> _Aim of the task_
Starting at the line that contains "Channel 1 recorded" in the listing below, write out every line word for word until you have written the line that contains "Merge the following".
[Opening Input for this task section]
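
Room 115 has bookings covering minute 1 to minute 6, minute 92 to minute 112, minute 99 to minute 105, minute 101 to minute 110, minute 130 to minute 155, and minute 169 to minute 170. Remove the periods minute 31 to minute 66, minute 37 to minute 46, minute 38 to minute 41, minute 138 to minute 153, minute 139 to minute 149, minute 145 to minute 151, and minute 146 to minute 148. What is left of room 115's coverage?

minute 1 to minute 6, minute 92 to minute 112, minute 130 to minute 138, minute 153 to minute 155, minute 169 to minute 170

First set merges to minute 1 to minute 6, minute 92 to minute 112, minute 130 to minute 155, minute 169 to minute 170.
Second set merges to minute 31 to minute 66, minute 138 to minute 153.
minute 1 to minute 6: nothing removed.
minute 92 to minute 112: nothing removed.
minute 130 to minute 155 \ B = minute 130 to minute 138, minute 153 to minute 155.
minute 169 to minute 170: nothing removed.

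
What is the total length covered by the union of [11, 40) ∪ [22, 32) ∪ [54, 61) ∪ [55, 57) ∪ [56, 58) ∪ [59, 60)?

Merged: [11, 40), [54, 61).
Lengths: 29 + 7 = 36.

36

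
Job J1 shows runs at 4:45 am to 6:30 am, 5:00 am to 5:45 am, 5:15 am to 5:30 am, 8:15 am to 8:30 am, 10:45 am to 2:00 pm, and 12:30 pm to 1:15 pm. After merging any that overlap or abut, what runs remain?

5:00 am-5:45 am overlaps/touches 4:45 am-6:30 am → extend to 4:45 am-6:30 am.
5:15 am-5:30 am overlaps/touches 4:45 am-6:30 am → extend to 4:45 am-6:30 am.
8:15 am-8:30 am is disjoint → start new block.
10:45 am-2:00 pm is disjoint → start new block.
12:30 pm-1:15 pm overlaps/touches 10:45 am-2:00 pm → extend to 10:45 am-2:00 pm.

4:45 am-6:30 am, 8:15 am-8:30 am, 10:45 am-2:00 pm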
[Closing Input for this task section]
[Opening Input for this task section]
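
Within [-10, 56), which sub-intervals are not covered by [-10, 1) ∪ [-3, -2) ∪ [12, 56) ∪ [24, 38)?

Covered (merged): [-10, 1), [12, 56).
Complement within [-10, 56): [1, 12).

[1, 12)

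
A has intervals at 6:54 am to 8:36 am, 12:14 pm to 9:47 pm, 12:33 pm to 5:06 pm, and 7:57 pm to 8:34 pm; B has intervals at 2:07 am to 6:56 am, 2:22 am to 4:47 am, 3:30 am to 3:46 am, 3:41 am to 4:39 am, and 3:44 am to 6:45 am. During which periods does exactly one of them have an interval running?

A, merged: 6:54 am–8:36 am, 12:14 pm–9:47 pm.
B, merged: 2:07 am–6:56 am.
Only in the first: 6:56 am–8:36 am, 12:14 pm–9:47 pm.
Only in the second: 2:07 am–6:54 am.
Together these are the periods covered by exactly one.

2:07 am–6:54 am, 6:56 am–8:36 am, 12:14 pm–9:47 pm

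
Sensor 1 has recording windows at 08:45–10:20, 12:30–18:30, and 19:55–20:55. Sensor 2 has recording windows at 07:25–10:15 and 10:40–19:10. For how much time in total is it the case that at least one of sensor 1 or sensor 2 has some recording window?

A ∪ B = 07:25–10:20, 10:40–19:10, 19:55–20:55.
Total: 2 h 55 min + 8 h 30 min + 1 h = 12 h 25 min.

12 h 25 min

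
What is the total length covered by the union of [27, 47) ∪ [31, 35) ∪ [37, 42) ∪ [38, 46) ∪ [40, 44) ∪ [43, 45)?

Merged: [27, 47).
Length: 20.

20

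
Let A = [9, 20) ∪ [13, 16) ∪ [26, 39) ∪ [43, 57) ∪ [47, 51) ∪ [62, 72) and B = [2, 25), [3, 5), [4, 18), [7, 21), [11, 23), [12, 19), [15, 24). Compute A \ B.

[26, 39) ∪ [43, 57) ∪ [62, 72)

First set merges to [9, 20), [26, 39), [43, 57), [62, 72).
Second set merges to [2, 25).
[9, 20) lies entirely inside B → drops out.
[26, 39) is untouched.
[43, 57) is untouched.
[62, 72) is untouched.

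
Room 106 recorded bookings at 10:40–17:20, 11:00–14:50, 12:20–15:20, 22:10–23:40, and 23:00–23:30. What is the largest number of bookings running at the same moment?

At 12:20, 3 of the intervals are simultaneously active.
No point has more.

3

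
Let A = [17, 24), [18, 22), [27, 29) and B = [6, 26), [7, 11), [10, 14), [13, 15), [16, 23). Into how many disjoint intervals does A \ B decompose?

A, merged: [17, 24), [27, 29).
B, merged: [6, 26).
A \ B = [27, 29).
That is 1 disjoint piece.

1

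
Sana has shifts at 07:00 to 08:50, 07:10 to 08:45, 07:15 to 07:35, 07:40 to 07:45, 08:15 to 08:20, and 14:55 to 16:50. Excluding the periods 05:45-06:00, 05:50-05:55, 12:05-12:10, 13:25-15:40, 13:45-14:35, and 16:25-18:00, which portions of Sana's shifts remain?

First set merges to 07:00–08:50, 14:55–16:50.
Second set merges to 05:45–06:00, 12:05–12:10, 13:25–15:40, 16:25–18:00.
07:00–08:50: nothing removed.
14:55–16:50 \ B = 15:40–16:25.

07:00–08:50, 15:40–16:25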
[Closing Input for this task section]
[Opening Input for this task section]
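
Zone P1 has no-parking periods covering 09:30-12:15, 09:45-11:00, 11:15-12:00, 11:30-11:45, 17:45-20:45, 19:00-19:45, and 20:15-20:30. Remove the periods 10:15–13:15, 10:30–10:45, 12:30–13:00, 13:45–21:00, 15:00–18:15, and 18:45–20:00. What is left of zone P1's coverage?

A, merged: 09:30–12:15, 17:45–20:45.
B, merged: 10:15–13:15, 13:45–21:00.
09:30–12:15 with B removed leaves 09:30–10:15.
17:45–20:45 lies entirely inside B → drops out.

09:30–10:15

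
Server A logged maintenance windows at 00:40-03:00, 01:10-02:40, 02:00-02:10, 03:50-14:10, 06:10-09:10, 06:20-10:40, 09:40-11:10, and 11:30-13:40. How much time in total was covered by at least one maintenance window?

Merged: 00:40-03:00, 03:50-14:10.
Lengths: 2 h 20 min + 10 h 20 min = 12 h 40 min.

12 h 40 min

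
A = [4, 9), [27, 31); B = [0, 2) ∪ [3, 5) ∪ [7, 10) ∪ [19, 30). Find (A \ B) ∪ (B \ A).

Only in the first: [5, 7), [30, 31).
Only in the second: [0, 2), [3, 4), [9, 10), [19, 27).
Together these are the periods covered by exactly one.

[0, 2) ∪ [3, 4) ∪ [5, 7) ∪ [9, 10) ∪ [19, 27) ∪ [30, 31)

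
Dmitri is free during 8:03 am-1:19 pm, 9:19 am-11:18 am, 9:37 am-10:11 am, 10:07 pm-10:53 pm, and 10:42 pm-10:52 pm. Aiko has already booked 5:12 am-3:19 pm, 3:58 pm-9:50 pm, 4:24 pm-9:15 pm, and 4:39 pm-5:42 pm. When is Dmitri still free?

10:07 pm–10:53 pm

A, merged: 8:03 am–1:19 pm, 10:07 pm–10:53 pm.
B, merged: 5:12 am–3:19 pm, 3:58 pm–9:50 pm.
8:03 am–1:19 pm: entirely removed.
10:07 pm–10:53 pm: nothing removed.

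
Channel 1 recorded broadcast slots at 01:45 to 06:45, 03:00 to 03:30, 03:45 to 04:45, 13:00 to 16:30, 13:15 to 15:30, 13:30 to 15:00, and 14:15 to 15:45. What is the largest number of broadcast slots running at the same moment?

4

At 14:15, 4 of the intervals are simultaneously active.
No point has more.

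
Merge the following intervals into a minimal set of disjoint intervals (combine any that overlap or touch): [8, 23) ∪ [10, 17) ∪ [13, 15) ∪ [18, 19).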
[Closing Input for this task section]
> _Solution to this problem_
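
Channel 1 recorded broadcast slots at 01:45 to 06:45, 03:00 to 03:30, 03:45 to 04:45, 13:00 to 16:30, 13:15 to 15:30, 13:30 to 15:00, and 14:15 to 15:45. What is the largest number of broadcast slots running at the same moment?

4

At 14:15, 4 of the intervals are simultaneously active.
No point has more.

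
Merge the following intervals into a minimal set of disjoint intervals (combine any that overlap or touch): [8, 23) ∪ [10, 17) ∪ [13, 15) ∪ [18, 19).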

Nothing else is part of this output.